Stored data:
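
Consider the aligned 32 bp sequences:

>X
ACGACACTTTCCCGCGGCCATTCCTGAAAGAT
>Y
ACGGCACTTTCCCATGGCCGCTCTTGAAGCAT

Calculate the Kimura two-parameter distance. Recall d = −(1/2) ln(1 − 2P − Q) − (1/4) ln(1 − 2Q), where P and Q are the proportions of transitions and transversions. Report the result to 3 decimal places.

0.332

Of 32 sites, 7 differences are transitions and 1 are transversions, so P = 7/32 = 0.21875 and Q = 1/32 = 0.03125.
Under the Kimura two-parameter model, d = −½ ln(1 − 2P − Q) − ¼ ln(1 − 2Q).
1 − 2P − Q = 0.53125, giving −½ ln(0.53125) = 0.316261.
1 − 2Q = 0.9375, giving −¼ ln(0.9375) = 0.016135.
d = 0.316261 + 0.016135 = 0.332396.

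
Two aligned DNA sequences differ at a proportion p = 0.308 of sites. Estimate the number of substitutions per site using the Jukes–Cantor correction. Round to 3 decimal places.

d = −(3/4) ln(1 − 4p/3) = −0.75 ln(1 − 0.410667) = −0.75 ln(0.589333)
  = −0.75 × (-0.528764) = 0.396573 substitutions/site.

0.397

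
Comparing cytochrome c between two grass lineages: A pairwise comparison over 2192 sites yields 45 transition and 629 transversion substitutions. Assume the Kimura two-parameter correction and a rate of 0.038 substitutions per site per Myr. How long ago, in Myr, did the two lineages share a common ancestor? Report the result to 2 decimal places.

5.42

P = 45/2192 ≈ 0.020529 and Q = 629/2192 ≈ 0.286953.
Under the Kimura two-parameter model, d = −½ ln(1 − 2P − Q) − ¼ ln(1 − 2Q).
1 − 2P − Q = 0.671989, giving −½ ln(0.671989) = 0.198757.
1 − 2Q = 0.426094, giving −¼ ln(0.426094) = 0.213274.
d = 0.198757 + 0.213274 = 0.412031.
Under a molecular clock d = 2μt, so t = d/(2μ) = 0.412031 / (2 × 0.038) = 5.42 Myr.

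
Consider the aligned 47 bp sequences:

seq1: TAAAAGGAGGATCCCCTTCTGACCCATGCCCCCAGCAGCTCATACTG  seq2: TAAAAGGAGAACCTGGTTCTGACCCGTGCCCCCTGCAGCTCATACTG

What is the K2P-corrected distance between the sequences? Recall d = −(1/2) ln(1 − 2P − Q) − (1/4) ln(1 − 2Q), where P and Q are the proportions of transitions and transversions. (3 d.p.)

0.167

Of 47 sites, 4 differences are transitions and 3 are transversions, so P = 4/47 ≈ 0.085106 and Q = 3/47 ≈ 0.06383.
Under the Kimura two-parameter model, d = −½ ln(1 − 2P − Q) − ¼ ln(1 − 2Q).
1 − 2P − Q = 0.765958, giving −½ ln(0.765958) = 0.133314.
1 − 2Q = 0.87234, giving −¼ ln(0.87234) = 0.034144.
d = 0.133314 + 0.034144 = 0.167458.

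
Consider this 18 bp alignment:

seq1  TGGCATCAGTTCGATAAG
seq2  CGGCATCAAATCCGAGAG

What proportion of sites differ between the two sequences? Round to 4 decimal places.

0.3889

The sequences differ at 7 of 18 positions (sites 1, 9, 10, 13, 14, 15, 16).
p = 7/18 = 0.388888… ≈ 0.3889 (to 4 d.p.).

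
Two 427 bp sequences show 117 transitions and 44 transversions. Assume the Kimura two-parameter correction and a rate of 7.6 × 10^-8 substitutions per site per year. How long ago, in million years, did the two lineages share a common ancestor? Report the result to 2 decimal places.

P = 117/427 ≈ 0.274005 and Q = 44/427 ≈ 0.103044.
Under the Kimura two-parameter model, d = −½ ln(1 − 2P − Q) − ¼ ln(1 − 2Q).
1 − 2P − Q = 0.348946, giving −½ ln(0.348946) = 0.526419.
1 − 2Q = 0.793912, giving −¼ ln(0.793912) = 0.057696.
d = 0.526419 + 0.057696 = 0.584115.
Under a molecular clock d = 2μt, so t = d/(2μ) = 0.584115 / (2 × 7.6 × 10^-8) = 3.84 million years.

3.84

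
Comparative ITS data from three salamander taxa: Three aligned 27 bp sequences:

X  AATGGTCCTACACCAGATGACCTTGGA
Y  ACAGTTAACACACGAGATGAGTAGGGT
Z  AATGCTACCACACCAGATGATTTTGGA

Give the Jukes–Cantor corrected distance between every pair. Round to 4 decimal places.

X–Y: 12/27 sites differ → p ≈ 0.444444, d = −0.75 ln(1 − 0.592592) = 0.673455 ≈ 0.6735.
X–Z: 5/27 sites differ → p ≈ 0.185185, d = −0.75 ln(1 − 0.246913) = 0.212681 ≈ 0.2127.
Y–Z: 9/27 sites differ → p ≈ 0.333333, d = −0.75 ln(1 − 0.444444) = 0.440839 ≈ 0.4408.

d(X,Y) = 0.6735, d(X,Z) = 0.2127, d(Y,Z) = 0.4408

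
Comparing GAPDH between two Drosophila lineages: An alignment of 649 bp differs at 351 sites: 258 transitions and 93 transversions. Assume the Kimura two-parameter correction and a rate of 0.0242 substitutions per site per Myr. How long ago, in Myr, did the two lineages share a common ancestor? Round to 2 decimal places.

30.53

P = 258/649 ≈ 0.397535 and Q = 93/649 ≈ 0.143297.
Under the Kimura two-parameter model, d = −½ ln(1 − 2P − Q) − ¼ ln(1 − 2Q).
1 − 2P − Q = 0.061633, giving −½ ln(0.061633) = 1.393279.
1 − 2Q = 0.713406, giving −¼ ln(0.713406) = 0.084426.
d = 1.393279 + 0.084426 = 1.477705.
Under a molecular clock d = 2μt, so t = d/(2μ) = 1.477705 / (2 × 0.0242) = 30.53 Myr.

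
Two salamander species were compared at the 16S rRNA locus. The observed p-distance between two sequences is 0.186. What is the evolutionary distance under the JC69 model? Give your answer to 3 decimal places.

0.214

d = −(3/4) ln(1 − 4p/3) = −0.75 ln(1 − 0.248) = −0.75 ln(0.752)
  = −0.75 × (-0.285019) = 0.213764 substitutions/site.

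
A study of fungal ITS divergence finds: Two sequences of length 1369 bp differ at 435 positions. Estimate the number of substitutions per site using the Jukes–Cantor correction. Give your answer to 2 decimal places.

0.41

p = 435/1369 ≈ 0.31775.
d = −(3/4) ln(1 − 4p/3) = −0.75 ln(1 − 0.423667) = −0.75 ln(0.576333)
  = −0.75 × (-0.551070) = 0.413303 substitutions/site.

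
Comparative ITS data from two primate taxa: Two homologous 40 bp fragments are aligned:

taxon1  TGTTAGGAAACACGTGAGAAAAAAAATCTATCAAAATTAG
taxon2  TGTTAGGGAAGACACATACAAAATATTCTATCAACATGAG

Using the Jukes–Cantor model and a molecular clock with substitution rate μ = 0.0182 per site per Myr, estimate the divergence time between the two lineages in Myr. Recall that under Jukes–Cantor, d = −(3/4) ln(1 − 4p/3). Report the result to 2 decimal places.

The sequences differ at 12 of 40 sites, so p = 12/40 = 0.3.
d = −(3/4) ln(1 − 4p/3) = −0.75 ln(1 − 0.4) = −0.75 ln(0.6)
  = −0.75 × (-0.510826) = 0.383120 substitutions/site.
Under a molecular clock d = 2μt, so t = d/(2μ) = 0.383120 / (2 × 0.0182) = 10.53 Myr.

10.53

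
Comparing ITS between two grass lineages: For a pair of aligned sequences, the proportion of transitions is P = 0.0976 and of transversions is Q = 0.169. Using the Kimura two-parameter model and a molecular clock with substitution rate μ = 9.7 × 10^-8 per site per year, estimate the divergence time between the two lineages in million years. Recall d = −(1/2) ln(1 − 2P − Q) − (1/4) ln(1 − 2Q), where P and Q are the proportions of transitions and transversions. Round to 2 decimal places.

Under the Kimura two-parameter model, d = −½ ln(1 − 2P − Q) − ¼ ln(1 − 2Q).
1 − 2P − Q = 0.6358, giving −½ ln(0.6358) = 0.226436.
1 − 2Q = 0.662, giving −¼ ln(0.662) = 0.103122.
d = 0.226436 + 0.103122 = 0.329558.
Under a molecular clock d = 2μt, so t = d/(2μ) = 0.329558 / (2 × 9.7 × 10^-8) = 1.70 million years.

1.70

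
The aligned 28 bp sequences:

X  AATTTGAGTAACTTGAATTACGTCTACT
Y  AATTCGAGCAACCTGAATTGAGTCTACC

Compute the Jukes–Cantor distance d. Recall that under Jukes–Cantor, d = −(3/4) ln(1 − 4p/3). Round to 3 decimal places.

0.252

The sequences differ at 6 of 28 sites (5, 9, 13, 20, 21, 28), so p = 6/28 ≈ 0.214286.
d = −(3/4) ln(1 − 4p/3) = −0.75 ln(1 − 0.285715) = −0.75 ln(0.714285)
  = −0.75 × (-0.336473) = 0.252355 substitutions/site.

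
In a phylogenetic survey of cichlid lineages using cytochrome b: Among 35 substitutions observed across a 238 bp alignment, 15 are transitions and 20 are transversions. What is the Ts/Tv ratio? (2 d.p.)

0.75

R = 15/20 = 0.75.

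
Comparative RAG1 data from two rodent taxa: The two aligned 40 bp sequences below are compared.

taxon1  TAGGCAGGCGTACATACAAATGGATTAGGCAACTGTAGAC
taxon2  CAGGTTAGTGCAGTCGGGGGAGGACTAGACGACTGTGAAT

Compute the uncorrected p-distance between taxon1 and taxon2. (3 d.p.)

The sequences differ at 21 of 40 positions.
p = 21/40 = 0.525.

0.525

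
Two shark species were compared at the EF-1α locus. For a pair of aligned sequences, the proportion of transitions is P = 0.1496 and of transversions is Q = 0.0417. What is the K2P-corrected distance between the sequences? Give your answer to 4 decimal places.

Under the Kimura two-parameter model, d = −½ ln(1 − 2P − Q) − ¼ ln(1 − 2Q).
1 − 2P − Q = 0.6591, giving −½ ln(0.6591) = 0.208440.
1 − 2Q = 0.9166, giving −¼ ln(0.9166) = 0.021771.
d = 0.208440 + 0.021771 = 0.230211.

0.2302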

▸ Task goal: Each line above that has the word "from" must be copied.

▸ Solved problem:
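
Comparative ITS data from three salamander taxa: Three aligned 27 bp sequences:
Comparative ITS data from two primate taxa: Two homologous 40 bp fragments are aligned:
Comparative RAG1 data from two rodent taxa: The two aligned 40 bp sequences below are compared.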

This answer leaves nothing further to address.